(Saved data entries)
:::::

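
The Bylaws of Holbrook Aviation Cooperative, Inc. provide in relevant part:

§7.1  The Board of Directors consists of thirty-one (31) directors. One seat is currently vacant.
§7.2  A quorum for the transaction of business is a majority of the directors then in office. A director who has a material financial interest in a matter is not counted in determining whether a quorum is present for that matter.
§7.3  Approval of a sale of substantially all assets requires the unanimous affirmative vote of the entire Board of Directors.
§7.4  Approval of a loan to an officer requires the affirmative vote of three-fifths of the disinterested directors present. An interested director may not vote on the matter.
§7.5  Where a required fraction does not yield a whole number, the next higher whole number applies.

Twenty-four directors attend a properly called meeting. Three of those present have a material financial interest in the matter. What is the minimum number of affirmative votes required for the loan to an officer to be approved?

The loan to an officer requires three-fifths of the disinterested directors present (24 − 3 = 21).
3/5 of 21 = 12.60, rounded up to 13.

13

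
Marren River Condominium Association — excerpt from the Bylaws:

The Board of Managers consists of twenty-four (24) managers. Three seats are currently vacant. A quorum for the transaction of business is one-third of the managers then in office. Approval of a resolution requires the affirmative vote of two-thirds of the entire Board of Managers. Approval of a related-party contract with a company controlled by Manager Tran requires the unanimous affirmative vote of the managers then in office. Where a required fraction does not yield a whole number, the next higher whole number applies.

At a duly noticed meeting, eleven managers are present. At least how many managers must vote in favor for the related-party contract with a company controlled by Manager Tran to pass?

The related-party contract with a company controlled by Manager Tran requires the unanimous vote of the managers then in office (21).
Unanimous means all 21.
(Only 11 can vote, so the related-party contract with a company controlled by Manager Tran cannot pass at this meeting, but the required vote is still 21.)

21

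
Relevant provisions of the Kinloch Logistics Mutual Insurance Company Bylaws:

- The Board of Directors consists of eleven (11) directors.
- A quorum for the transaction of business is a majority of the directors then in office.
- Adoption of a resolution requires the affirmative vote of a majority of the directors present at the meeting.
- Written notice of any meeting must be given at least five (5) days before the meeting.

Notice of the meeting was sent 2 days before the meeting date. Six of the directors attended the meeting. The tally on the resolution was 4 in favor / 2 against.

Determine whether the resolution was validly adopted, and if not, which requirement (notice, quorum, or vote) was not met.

Notice: 2 days given; 5 required (2 < 5). Not satisfied.
Quorum: 6 present; quorum is 6. Satisfied.
Vote: the resolution requires a majority of the directors present (6). A majority of 6 is 4, so 4 affirmative votes are needed; 4 voted in favor. Satisfied.

Invalid — notice requirement not satisfied.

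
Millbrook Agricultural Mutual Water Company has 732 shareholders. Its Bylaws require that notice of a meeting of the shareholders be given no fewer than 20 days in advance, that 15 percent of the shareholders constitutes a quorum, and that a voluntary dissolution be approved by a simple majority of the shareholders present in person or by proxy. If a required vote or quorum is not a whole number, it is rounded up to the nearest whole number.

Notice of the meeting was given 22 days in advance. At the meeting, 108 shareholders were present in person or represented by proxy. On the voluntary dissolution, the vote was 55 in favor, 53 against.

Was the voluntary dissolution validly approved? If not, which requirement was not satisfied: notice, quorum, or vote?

Notice: 22 days given; 20 required. Satisfied.
Quorum: 15% of 732 = 109.80, rounded up to 110; 108 present. Not satisfied.
Vote: requires a majority of those present (108); a majority of 108 is 55, so 55 needed; 55 in favor. Satisfied.

Invalid — quorum requirement not satisfied.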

:::::

__The task__: Retype each of the records, word for word, with nothing added or dropped.

__Answer box__:
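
The Bylaws of Holbrook Aviation Cooperative, Inc. provide in relevant part:

§7.1  The Board of Directors consists of thirty-one (31) directors. One seat is currently vacant.
§7.2  A quorum for the transaction of business is a majority of the directors then in office. A director who has a material financial interest in a matter is not counted in determining whether a quorum is present for that matter.
§7.3  Approval of a sale of substantially all assets requires the unanimous affirmative vote of the entire Board of Directors.
§7.4  Approval of a loan to an officer requires the affirmative vote of three-fifths of the disinterested directors present. An interested director may not vote on the matter.
§7.5  Where a required fraction does not yield a whole number, the next higher whole number applies.

Twenty-four directors attend a properly called meeting. Three of those present have a material financial interest in the matter. What is the minimum number of affirmative votes required for the loan to an officer to be approved?

The loan to an officer requires three-fifths of the disinterested directors present (24 − 3 = 21).
3/5 of 21 = 12.60, rounded up to 13.

13

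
Marren River Condominium Association — excerpt from the Bylaws:

The Board of Managers consists of twenty-four (24) managers. Three seats are currently vacant. A quorum for the transaction of business is one-third of the managers then in office. Approval of a resolution requires the affirmative vote of two-thirds of the entire Board of Managers. Approval of a related-party contract with a company controlled by Manager Tran requires the unanimous affirmative vote of the managers then in office. Where a required fraction does not yield a whole number, the next higher whole number applies.

At a duly noticed meeting, eleven managers are present. At least how many managers must vote in favor for the related-party contract with a company controlled by Manager Tran to pass?

The related-party contract with a company controlled by Manager Tran requires the unanimous vote of the managers then in office (21).
Unanimous means all 21.
(Only 11 can vote, so the related-party contract with a company controlled by Manager Tran cannot pass at this meeting, but the required vote is still 21.)

21

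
Relevant provisions of the Kinloch Logistics Mutual Insurance Company Bylaws:

- The Board of Directors consists of eleven (11) directors.
- A quorum for the transaction of business is a majority of the directors then in office.
- Adoption of a resolution requires the affirmative vote of a majority of the directors present at the meeting.
- Written notice of any meeting must be given at least five (5) days before the meeting.

Notice of the meeting was sent 2 days before the meeting date. Six of the directors attended the meeting. The tally on the resolution was 4 in favor / 2 against.

Determine whether the resolution was validly adopted, and if not, which requirement (notice, quorum, or vote) was not met.

Notice: 2 days given; 5 required (2 < 5). Not satisfied.
Quorum: 6 present; quorum is 6. Satisfied.
Vote: the resolution requires a majority of the directors present (6). A majority of 6 is 4, so 4 affirmative votes are needed; 4 voted in favor. Satisfied.

Invalid — notice requirement not satisfied.

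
Millbrook Agricultural Mutual Water Company has 732 shareholders. Its Bylaws require that notice of a meeting of the shareholders be given no fewer than 20 days in advance, that 15 percent of the shareholders constitutes a quorum, and that a voluntary dissolution be approved by a simple majority of the shareholders present in person or by proxy. If a required vote or quorum is not a whole number, it is rounded up to the nearest whole number.

Notice of the meeting was given 22 days in advance. At the meeting, 108 shareholders were present in person or represented by proxy. On the voluntary dissolution, the vote was 55 in favor, 53 against.

Was the voluntary dissolution validly approved? If not, which requirement was not satisfied: notice, quorum, or vote?

Notice: 22 days given; 20 required. Satisfied.
Quorum: 15% of 732 = 109.80, rounded up to 110; 108 present. Not satisfied.
Vote: requires a majority of those present (108); a majority of 108 is 55, so 55 needed; 55 in favor. Satisfied.

Invalid — quorum requirement not satisfied.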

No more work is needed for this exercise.